DATA FOR THIS TASK
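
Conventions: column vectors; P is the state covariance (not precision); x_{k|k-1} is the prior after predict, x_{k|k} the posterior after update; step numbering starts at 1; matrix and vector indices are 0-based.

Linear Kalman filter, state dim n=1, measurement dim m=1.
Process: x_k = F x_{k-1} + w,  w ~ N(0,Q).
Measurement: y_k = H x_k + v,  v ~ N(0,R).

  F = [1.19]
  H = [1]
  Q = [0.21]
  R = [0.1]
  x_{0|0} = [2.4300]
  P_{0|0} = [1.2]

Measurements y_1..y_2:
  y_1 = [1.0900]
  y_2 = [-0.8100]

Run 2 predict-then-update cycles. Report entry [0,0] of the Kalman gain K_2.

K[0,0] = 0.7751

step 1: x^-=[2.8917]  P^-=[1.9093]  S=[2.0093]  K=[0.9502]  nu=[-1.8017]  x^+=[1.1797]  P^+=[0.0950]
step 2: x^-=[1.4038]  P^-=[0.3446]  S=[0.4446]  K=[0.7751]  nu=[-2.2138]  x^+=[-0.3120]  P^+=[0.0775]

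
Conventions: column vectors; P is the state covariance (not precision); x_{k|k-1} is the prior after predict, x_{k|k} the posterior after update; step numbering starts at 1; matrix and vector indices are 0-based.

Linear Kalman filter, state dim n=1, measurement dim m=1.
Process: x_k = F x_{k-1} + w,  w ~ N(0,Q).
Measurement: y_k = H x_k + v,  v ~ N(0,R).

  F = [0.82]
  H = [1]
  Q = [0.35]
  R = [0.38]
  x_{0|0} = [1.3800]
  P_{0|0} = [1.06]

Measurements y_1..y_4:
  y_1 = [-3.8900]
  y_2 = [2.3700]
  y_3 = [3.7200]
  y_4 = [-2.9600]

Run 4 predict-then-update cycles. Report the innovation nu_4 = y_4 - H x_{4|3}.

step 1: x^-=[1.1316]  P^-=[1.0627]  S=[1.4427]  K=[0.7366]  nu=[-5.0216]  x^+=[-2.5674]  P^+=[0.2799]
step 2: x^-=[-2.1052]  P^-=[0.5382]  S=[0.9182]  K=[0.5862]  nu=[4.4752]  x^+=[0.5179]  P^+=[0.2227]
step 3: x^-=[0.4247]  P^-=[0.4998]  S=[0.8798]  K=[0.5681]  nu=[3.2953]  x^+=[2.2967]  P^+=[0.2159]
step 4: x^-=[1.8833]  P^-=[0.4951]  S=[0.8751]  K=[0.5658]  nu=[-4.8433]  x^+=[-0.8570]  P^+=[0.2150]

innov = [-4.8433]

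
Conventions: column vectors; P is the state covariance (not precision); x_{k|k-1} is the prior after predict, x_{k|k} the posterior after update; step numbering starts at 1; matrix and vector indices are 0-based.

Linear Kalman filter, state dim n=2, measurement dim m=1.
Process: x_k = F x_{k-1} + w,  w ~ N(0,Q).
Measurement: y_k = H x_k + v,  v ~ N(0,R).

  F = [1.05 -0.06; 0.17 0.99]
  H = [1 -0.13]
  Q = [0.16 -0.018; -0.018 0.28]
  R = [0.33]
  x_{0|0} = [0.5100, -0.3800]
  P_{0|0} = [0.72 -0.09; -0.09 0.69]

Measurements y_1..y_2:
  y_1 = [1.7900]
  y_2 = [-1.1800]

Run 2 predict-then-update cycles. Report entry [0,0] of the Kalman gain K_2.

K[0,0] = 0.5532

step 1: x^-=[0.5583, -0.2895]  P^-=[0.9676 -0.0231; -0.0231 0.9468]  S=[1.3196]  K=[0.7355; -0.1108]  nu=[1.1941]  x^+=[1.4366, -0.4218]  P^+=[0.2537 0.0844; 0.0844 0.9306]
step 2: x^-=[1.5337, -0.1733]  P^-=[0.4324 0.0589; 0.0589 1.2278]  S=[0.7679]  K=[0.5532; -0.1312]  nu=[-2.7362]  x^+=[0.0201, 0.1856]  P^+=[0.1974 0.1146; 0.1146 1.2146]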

WHAT THE TASK ASKS
Your task is to transcribe the line containing "y_1 = [-3.8900]" and every line after it, through the last line of the data, exactly as written and with nothing more.

YOUR RESPONSE
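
  y_1 = [-3.8900]
  y_2 = [2.3700]
  y_3 = [3.7200]
  y_4 = [-2.9600]

Run 4 predict-then-update cycles. Report the innovation nu_4 = y_4 - H x_{4|3}.

step 1: x^-=[1.1316]  P^-=[1.0627]  S=[1.4427]  K=[0.7366]  nu=[-5.0216]  x^+=[-2.5674]  P^+=[0.2799]
step 2: x^-=[-2.1052]  P^-=[0.5382]  S=[0.9182]  K=[0.5862]  nu=[4.4752]  x^+=[0.5179]  P^+=[0.2227]
step 3: x^-=[0.4247]  P^-=[0.4998]  S=[0.8798]  K=[0.5681]  nu=[3.2953]  x^+=[2.2967]  P^+=[0.2159]
step 4: x^-=[1.8833]  P^-=[0.4951]  S=[0.8751]  K=[0.5658]  nu=[-4.8433]  x^+=[-0.8570]  P^+=[0.2150]

innov = [-4.8433]

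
Conventions: column vectors; P is the state covariance (not precision); x_{k|k-1} is the prior after predict, x_{k|k} the posterior after update; step numbering starts at 1; matrix and vector indices are 0-based.

Linear Kalman filter, state dim n=2, measurement dim m=1.
Process: x_k = F x_{k-1} + w,  w ~ N(0,Q).
Measurement: y_k = H x_k + v,  v ~ N(0,R).

  F = [1.05 -0.06; 0.17 0.99]
  H = [1 -0.13]
  Q = [0.16 -0.018; -0.018 0.28]
  R = [0.33]
  x_{0|0} = [0.5100, -0.3800]
  P_{0|0} = [0.72 -0.09; -0.09 0.69]

Measurements y_1..y_2:
  y_1 = [1.7900]
  y_2 = [-1.1800]

Run 2 predict-then-update cycles. Report entry [0,0] of the Kalman gain K_2.

K[0,0] = 0.5532

step 1: x^-=[0.5583, -0.2895]  P^-=[0.9676 -0.0231; -0.0231 0.9468]  S=[1.3196]  K=[0.7355; -0.1108]  nu=[1.1941]  x^+=[1.4366, -0.4218]  P^+=[0.2537 0.0844; 0.0844 0.9306]
step 2: x^-=[1.5337, -0.1733]  P^-=[0.4324 0.0589; 0.0589 1.2278]  S=[0.7679]  K=[0.5532; -0.1312]  nu=[-2.7362]  x^+=[0.0201, 0.1856]  P^+=[0.1974 0.1146; 0.1146 1.2146]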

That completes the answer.